**Given data:**
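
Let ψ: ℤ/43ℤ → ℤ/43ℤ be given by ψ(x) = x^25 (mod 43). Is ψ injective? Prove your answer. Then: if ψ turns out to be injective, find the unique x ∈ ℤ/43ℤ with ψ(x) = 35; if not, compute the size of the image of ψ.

Since 43 is prime, the nonzero elements of ℤ/43ℤ form a cyclic group of order 42.
As gcd(25, 42) = 1, raising to the 25th power is a bijection on this group: if a^25 ≡ b^25 then (ab^{−1})^25 = 1, and the only element of order dividing gcd(25, 42) = 1 is 1, so a = b.
With ψ(0) = 0 this makes ψ injective on all of ℤ/43ℤ, hence bijective (finite equal-size domain and codomain). In particular ψ is injective.
Since ψ is injective, we find the preimage of 35. The inverse of x ↦ x^25 on (ℤ/43ℤ)^× is x ↦ x^37, because 25·37 = 925 = 22·42 + 1 ≡ 1 (mod 42) and x^{42} = 1 for x ≠ 0 (Fermat). So ψ⁻¹(35) = 35^37 mod 43.
Repeated squaring mod 43: 35^1 ≡ 35, 35^2 ≡ 35² = 1225 ≡ 21, 35^4 ≡ 21² = 441 ≡ 11, 35^8 ≡ 11² = 121 ≡ 35, 35^16 ≡ 35² = 1225 ≡ 21, 35^32 ≡ 21² = 441 ≡ 11. Since 37 = 32 + 4 + 1, 35^37 ≡ 11·11·35: 11·11 = 121 ≡ 35, then 35·35 = 1225 ≡ 21. So 35^37 ≡ 21 (mod 43).
Hence ψ⁻¹(35) = 21.

21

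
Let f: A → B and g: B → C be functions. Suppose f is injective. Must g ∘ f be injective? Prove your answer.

not injective

No. Take A = B = C = {1, 2}, f = identity (injective), and g(x) = 1 for every x.
Then (g ∘ f)(1) = 1 = (g ∘ f)(2) with 1 ≠ 2, so g ∘ f is not injective.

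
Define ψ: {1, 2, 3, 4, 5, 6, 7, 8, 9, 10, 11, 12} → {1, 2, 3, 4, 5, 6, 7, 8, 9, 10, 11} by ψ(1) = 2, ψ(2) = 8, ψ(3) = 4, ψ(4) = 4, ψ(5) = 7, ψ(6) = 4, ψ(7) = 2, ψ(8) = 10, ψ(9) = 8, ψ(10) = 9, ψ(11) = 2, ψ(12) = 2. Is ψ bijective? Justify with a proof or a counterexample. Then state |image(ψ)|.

6

ψ(3) = 4 = ψ(4) with 3 ≠ 4, so ψ is not injective, hence not bijective.
The image of ψ is {2, 4, 7, 8, 9, 10}, which has 6 elements.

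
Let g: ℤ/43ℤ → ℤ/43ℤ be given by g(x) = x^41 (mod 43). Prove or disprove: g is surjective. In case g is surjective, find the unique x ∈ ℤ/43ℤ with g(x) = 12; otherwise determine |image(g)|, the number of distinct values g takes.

18

Since 43 is prime, the nonzero elements of ℤ/43ℤ form a cyclic group of order 42.
As gcd(41, 42) = 1, raising to the 41st power is a bijection on this group: if a^41 ≡ b^41 then (ab^{−1})^41 = 1, and the only element of order dividing gcd(41, 42) = 1 is 1, so a = b.
With g(0) = 0 this makes g injective on all of ℤ/43ℤ, hence bijective (finite equal-size domain and codomain). In particular g is surjective.
Since g is surjective, we find the preimage of 12. The inverse of x ↦ x^41 on (ℤ/43ℤ)^× is x ↦ x^41, because 41·41 = 1681 = 40·42 + 1 ≡ 1 (mod 42) and x^{42} = 1 for x ≠ 0 (Fermat). So g⁻¹(12) = 12^41 mod 43.
Repeated squaring mod 43: 12^1 ≡ 12, 12^2 ≡ 12² = 144 ≡ 15, 12^4 ≡ 15² = 225 ≡ 10, 12^8 ≡ 10² = 100 ≡ 14, 12^16 ≡ 14² = 196 ≡ 24, 12^32 ≡ 24² = 576 ≡ 17. Since 41 = 32 + 8 + 1, 12^41 ≡ 17·14·12: 17·14 = 238 ≡ 23, then 23·12 = 276 ≡ 18. So 12^41 ≡ 18 (mod 43).
Hence g⁻¹(12) = 18.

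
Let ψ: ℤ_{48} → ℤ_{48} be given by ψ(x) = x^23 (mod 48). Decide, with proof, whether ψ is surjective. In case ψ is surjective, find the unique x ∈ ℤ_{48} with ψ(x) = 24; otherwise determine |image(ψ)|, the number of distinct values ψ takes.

27

ψ(0) = 0^23 = 0.
ψ(6): Repeated squaring mod 48: 6^1 ≡ 6, 6^2 ≡ 6² = 36, 6^4 ≡ 36² = 1296 ≡ 0, 6^8 ≡ 0² = 0, 6^16 ≡ 0² = 0. Since 23 = 16 + 4 + 2 + 1, 6^23 ≡ 0·0·36·6: 0·0 = 0, then 0·36 = 0, then 0·6 = 0. So 6^23 ≡ 0 (mod 48).
So ψ(0) = ψ(6) = 0 while 0 ≠ 6, thus ψ is not injective.
A non-injective map from the 48-element set ℤ_{48} to itself takes at most 47 distinct values, so it cannot be surjective. Hence ψ is not surjective.
Since ψ is not surjective, we determine |image(ψ)|. Computing x^23 mod 48 for each x (by repeated squaring, reducing mod 48 at every step), the values ψ(0), ψ(1), …, ψ(47) are: 0, 1, 32, 27, 16, 29, 0, 7, 32, 9, 16, 35, 0, 37, 32, 15, 16, 17, 0, 43, 32, 45, 16, 23, 0, 25, 32, 3, 16, 5, 0, 31, 32, 33, 16, 11, 0, 13, 32, 39, 16, 41, 0, 19, 32, 21, 16, 47.
The distinct values are {0, 1, 3, 5, 7, 9, 11, 13, 15, 16, 17, 19, 21, 23, 25, 27, 29, 31, 32, 33, 35, 37, 39, 41, 43, 45, 47}; there are 27 of them.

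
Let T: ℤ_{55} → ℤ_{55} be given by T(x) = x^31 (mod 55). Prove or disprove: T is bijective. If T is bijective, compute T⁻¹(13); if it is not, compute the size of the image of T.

Computing x^31 mod 55 for each x (by repeated squaring, reducing mod 55 at every step), the values T(0), T(1), …, T(54) are: 0, 1, 13, 47, 4, 5, 6, 18, 52, 9, 10, 11, 23, 2, 14, 15, 16, 28, 7, 19, 20, 21, 33, 12, 24, 25, 26, 38, 17, 29, 30, 31, 43, 22, 34, 35, 36, 48, 27, 39, 40, 41, 53, 32, 44, 45, 46, 3, 37, 49, 50, 51, 8, 42, 54.
Every element of ℤ_{55} appears exactly once in this list, so T is a bijection, and in particular bijective.
Since T is bijective, we read off the preimage of 13 from the same table: T(2) = 13, so T⁻¹(13) = 2.

2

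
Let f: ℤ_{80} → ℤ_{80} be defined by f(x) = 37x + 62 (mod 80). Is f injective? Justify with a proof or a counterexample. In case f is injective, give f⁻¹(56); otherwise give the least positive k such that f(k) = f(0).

Recall: f is injective when f(a) = f(b) forces a = b.
Suppose f(a) = f(b) in ℤ_{80}. Then 37a + 62 ≡ 37b + 62 (mod 80), thus 37(a − b) ≡ 0 (mod 80).
Since gcd(37, 80) = 1, 37 is invertible modulo 80, therefore a − b ≡ 0 (mod 80), i.e. a = b.
Thus f is injective.
We now compute 37⁻¹ mod 80 explicitly. Euclid's algorithm: 80 = 2·37 + 6, 37 = 6·6 + 1; back-substituting gives 1 = 13·37 − 6·80, so 37⁻¹ ≡ 13 (mod 80).
Since f is injective, we find f⁻¹(56): we need 37x ≡ 56 − 62 ≡ 74 (mod 80). Using 37⁻¹ = 13: x ≡ 13·74 = 962 = 12·80 + 2, so x = 2.
Check: f(2) = 37·2 + 62 = 136 = 1·80 + 56 ≡ 56 (mod 80).

2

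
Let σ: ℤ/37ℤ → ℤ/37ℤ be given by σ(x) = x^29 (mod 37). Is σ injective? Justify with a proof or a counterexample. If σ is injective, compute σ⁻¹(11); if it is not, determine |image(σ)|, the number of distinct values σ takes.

27

Since 37 is prime, the nonzero elements of ℤ/37ℤ form a cyclic group of order 36.
As gcd(29, 36) = 1, raising to the 29th power is a bijection on this group: if s^29 ≡ t^29 then (st^{−1})^29 = 1, and the only element of order dividing gcd(29, 36) = 1 is 1, so s = t.
With σ(0) = 0 this makes σ injective on all of ℤ/37ℤ, hence bijective (finite equal-size domain and codomain). In particular σ is injective.
Since σ is injective, we find the preimage of 11. The inverse of x ↦ x^29 on (ℤ/37ℤ)^× is x ↦ x^5, because 29·5 = 145 = 4·36 + 1 ≡ 1 (mod 36) and x^{36} = 1 for x ≠ 0 (Fermat). So σ⁻¹(11) = 11^5 mod 37.
Repeated squaring mod 37: 11^1 ≡ 11, 11^2 ≡ 11² = 121 ≡ 10, 11^4 ≡ 10² = 100 ≡ 26. Since 5 = 4 + 1, 11^5 ≡ 26·11: 26·11 = 286 ≡ 27. So 11^5 ≡ 27 (mod 37).
Hence σ⁻¹(11) = 27.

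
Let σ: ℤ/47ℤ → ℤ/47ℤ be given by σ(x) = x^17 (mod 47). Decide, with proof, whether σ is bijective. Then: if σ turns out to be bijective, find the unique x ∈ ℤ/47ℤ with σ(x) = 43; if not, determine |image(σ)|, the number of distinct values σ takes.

38

Since 47 is prime, the nonzero elements of ℤ/47ℤ form a cyclic group of order 46.
As gcd(17, 46) = 1, raising to the 17th power is a bijection on this group: if a^17 ≡ b^17 then (ab^{−1})^17 = 1, and the only element of order dividing gcd(17, 46) = 1 is 1, so a = b.
With σ(0) = 0 this makes σ injective on all of ℤ/47ℤ, hence bijective (finite equal-size domain and codomain). In particular σ is bijective.
Since σ is bijective, we find the preimage of 43. The inverse of x ↦ x^17 on (ℤ/47ℤ)^× is x ↦ x^19, because 17·19 = 323 = 7·46 + 1 ≡ 1 (mod 46) and x^{46} = 1 for x ≠ 0 (Fermat). So σ⁻¹(43) = 43^19 mod 47.
Repeated squaring mod 47: 43^1 ≡ 43, 43^2 ≡ 43² = 1849 ≡ 16, 43^4 ≡ 16² = 256 ≡ 21, 43^8 ≡ 21² = 441 ≡ 18, 43^16 ≡ 18² = 324 ≡ 42. Since 19 = 16 + 2 + 1, 43^19 ≡ 42·16·43: 42·16 = 672 ≡ 14, then 14·43 = 602 ≡ 38. So 43^19 ≡ 38 (mod 47).
Hence σ⁻¹(43) = 38.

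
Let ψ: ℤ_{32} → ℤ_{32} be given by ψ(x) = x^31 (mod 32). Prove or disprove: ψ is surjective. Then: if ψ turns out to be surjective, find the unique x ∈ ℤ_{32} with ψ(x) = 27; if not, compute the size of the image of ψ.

17

ψ(0) = 0^31 = 0.
ψ(2): Repeated squaring mod 32: 2^1 ≡ 2, 2^2 ≡ 2² = 4, 2^4 ≡ 4² = 16, 2^8 ≡ 16² = 256 ≡ 0, 2^16 ≡ 0² = 0. Since 31 = 16 + 8 + 4 + 2 + 1, 2^31 ≡ 0·0·16·4·2: 0·0 = 0, then 0·16 = 0, then 0·4 = 0, then 0·2 = 0. So 2^31 ≡ 0 (mod 32).
So ψ(0) = ψ(2) = 0 while 0 ≠ 2, hence ψ is not injective.
A non-injective map from the 32-element set ℤ_{32} to itself takes at most 31 distinct values, so it cannot be surjective. Hence ψ is not surjective.
Since ψ is not surjective, we determine |image(ψ)|. Computing x^31 mod 32 for each x (by repeated squaring, reducing mod 32 at every step), the values ψ(0), ψ(1), …, ψ(31) are: 0, 1, 0, 11, 0, 13, 0, 23, 0, 25, 0, 3, 0, 5, 0, 15, 0, 17, 0, 27, 0, 29, 0, 7, 0, 9, 0, 19, 0, 21, 0, 31.
The distinct values are {0, 1, 3, 5, 7, 9, 11, 13, 15, 17, 19, 21, 23, 25, 27, 29, 31}; there are 17 of them.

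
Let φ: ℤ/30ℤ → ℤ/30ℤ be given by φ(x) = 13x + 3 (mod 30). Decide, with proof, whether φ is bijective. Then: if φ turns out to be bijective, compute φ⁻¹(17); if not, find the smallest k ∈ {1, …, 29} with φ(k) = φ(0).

If φ(s) = φ(t), then 13s ≡ 13t (mod 30). Because gcd(13, 30) = 1, we may cancel 13 to get s ≡ t (mod 30).
We now compute 13⁻¹ mod 30 explicitly. Euclid's algorithm: 30 = 2·13 + 4, 13 = 3·4 + 1; back-substituting gives 1 = 7·13 − 3·30, so 13⁻¹ ≡ 7 (mod 30).
Then y ↦ 7(y − 3) is a two-sided inverse to φ, so every y ∈ ℤ/30ℤ has a preimage.
So φ is bijective.
Since φ is bijective, we find φ⁻¹(17): we need 13x ≡ 17 − 3 ≡ 14 (mod 30). Using 13⁻¹ = 7: x ≡ 7·14 = 98 = 3·30 + 8, so x = 8.
Check: φ(8) = 13·8 + 3 = 107 = 3·30 + 17 ≡ 17 (mod 30).

8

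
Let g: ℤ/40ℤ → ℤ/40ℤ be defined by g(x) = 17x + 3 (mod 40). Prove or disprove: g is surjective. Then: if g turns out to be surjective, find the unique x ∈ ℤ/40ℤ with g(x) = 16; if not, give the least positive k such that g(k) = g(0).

Since gcd(17, 40) = 1, 17 is invertible modulo 40. Euclid's algorithm: 40 = 2·17 + 6, 17 = 2·6 + 5, 6 = 1·5 + 1; back-substituting gives 1 = 33·17 − 14·40, so 17⁻¹ ≡ 33 (mod 40).
Then y ↦ 33(y − 3) is a two-sided inverse to g, so every y ∈ ℤ/40ℤ has a preimage.
So g is surjective.
Since g is surjective, we compute g⁻¹(16): solve 17x + 3 ≡ 16 (mod 40), i.e. 17x ≡ 13 (mod 40).
Multiplying by 17⁻¹ = 33 gives x ≡ 33·13 = 429 = 10·40 + 29 ≡ 29 (mod 40).
Check: g(29) = 17·29 + 3 = 496 = 12·40 + 16 ≡ 16 (mod 40).

29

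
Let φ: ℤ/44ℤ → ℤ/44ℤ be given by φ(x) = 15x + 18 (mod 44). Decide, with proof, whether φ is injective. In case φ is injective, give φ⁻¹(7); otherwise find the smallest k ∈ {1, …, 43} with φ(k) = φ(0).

Suppose φ(x_1) = φ(x_2) in ℤ/44ℤ. Then 15x_1 + 18 ≡ 15x_2 + 18 (mod 44), so 15(x_1 − x_2) ≡ 0 (mod 44).
Since gcd(15, 44) = 1, 15 is invertible modulo 44, therefore x_1 − x_2 ≡ 0 (mod 44), i.e. x_1 = x_2.
Hence φ is injective.
We now compute 15⁻¹ mod 44 explicitly. Euclid's algorithm: 44 = 2·15 + 14, 15 = 1·14 + 1; back-substituting gives 1 = 3·15 − 1·44, so 15⁻¹ ≡ 3 (mod 44).
Since φ is injective, we find φ⁻¹(7): we need 15x ≡ 7 − 18 ≡ 33 (mod 44). Using 15⁻¹ = 3: x ≡ 3·33 = 99 = 2·44 + 11, so x = 11.
Check: φ(11) = 15·11 + 18 = 183 = 4·44 + 7 ≡ 7 (mod 44).

11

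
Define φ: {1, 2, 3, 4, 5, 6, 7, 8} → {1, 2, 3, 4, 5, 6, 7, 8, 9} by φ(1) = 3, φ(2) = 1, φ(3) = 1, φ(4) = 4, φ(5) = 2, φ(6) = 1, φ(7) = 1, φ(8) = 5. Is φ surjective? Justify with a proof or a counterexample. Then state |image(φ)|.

5

No element maps to 6, so φ is not surjective.
The image of φ is {1, 2, 3, 4, 5}, which has 5 elements.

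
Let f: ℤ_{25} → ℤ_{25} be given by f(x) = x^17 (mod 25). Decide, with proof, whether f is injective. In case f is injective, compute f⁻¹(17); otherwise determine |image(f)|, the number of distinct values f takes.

f(0) = 0^17 = 0.
f(5): Repeated squaring mod 25: 5^1 ≡ 5, 5^2 ≡ 5² = 25 ≡ 0, 5^4 ≡ 0² = 0, 5^8 ≡ 0² = 0, 5^16 ≡ 0² = 0. Since 17 = 16 + 1, 5^17 ≡ 0·5: 0·5 = 0. So 5^17 ≡ 0 (mod 25).
So f(0) = f(5) = 0 while 0 ≠ 5, so f is not injective.
Since f is not injective, we determine |image(f)|. Computing x^17 mod 25 for each x (by repeated squaring, reducing mod 25 at every step), the values f(0), f(1), …, f(24) are: 0, 1, 22, 13, 9, 0, 11, 7, 23, 19, 0, 21, 17, 8, 4, 0, 6, 2, 18, 14, 0, 16, 12, 3, 24.
The distinct values are {0, 1, 2, 3, 4, 6, 7, 8, 9, 11, 12, 13, 14, 16, 17, 18, 19, 21, 22, 23, 24}; there are 21 of them.

21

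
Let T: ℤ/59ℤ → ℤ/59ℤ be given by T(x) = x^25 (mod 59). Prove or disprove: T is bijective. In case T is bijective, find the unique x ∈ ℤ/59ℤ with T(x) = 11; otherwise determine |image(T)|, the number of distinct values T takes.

2

Since 59 is prime, the nonzero elements of ℤ/59ℤ form a cyclic group of order 58.
As gcd(25, 58) = 1, raising to the 25th power is a bijection on this group: if u^25 ≡ v^25 then (uv^{−1})^25 = 1, and the only element of order dividing gcd(25, 58) = 1 is 1, so u = v.
With T(0) = 0 this makes T injective on all of ℤ/59ℤ, hence bijective (finite equal-size domain and codomain). In particular T is bijective.
Since T is bijective, we find the preimage of 11. The inverse of x ↦ x^25 on (ℤ/59ℤ)^× is x ↦ x^7, because 25·7 = 175 = 3·58 + 1 ≡ 1 (mod 58) and x^{58} = 1 for x ≠ 0 (Fermat). So T⁻¹(11) = 11^7 mod 59.
Repeated squaring mod 59: 11^1 ≡ 11, 11^2 ≡ 11² = 121 ≡ 3, 11^4 ≡ 3² = 9. Since 7 = 4 + 2 + 1, 11^7 ≡ 9·3·11: 9·3 = 27, then 27·11 = 297 ≡ 2. So 11^7 ≡ 2 (mod 59).
Hence T⁻¹(11) = 2.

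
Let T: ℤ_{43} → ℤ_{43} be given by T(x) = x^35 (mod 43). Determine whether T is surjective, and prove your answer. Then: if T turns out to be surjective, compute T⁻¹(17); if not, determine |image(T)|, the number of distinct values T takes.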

**Task item:**
Return every line from the one holding "Let T: ℤ/59ℤ" through the end of the data, exactly as it appears, with both ends kept and nothing else.

**Answer below:**
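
Let T: ℤ/59ℤ → ℤ/59ℤ be given by T(x) = x^25 (mod 59). Prove or disprove: T is bijective. In case T is bijective, find the unique x ∈ ℤ/59ℤ with T(x) = 11; otherwise determine |image(T)|, the number of distinct values T takes.

2

Since 59 is prime, the nonzero elements of ℤ/59ℤ form a cyclic group of order 58.
As gcd(25, 58) = 1, raising to the 25th power is a bijection on this group: if u^25 ≡ v^25 then (uv^{−1})^25 = 1, and the only element of order dividing gcd(25, 58) = 1 is 1, so u = v.
With T(0) = 0 this makes T injective on all of ℤ/59ℤ, hence bijective (finite equal-size domain and codomain). In particular T is bijective.
Since T is bijective, we find the preimage of 11. The inverse of x ↦ x^25 on (ℤ/59ℤ)^× is x ↦ x^7, because 25·7 = 175 = 3·58 + 1 ≡ 1 (mod 58) and x^{58} = 1 for x ≠ 0 (Fermat). So T⁻¹(11) = 11^7 mod 59.
Repeated squaring mod 59: 11^1 ≡ 11, 11^2 ≡ 11² = 121 ≡ 3, 11^4 ≡ 3² = 9. Since 7 = 4 + 2 + 1, 11^7 ≡ 9·3·11: 9·3 = 27, then 27·11 = 297 ≡ 2. So 11^7 ≡ 2 (mod 59).
Hence T⁻¹(11) = 2.

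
Let T: ℤ_{43} → ℤ_{43} be given by T(x) = x^35 (mod 43). Determine whether T is surjective, and prove your answer. Then: if T turns out to be surjective, compute T⁻¹(17); if not, determine |image(T)|, the number of distinct values T takes.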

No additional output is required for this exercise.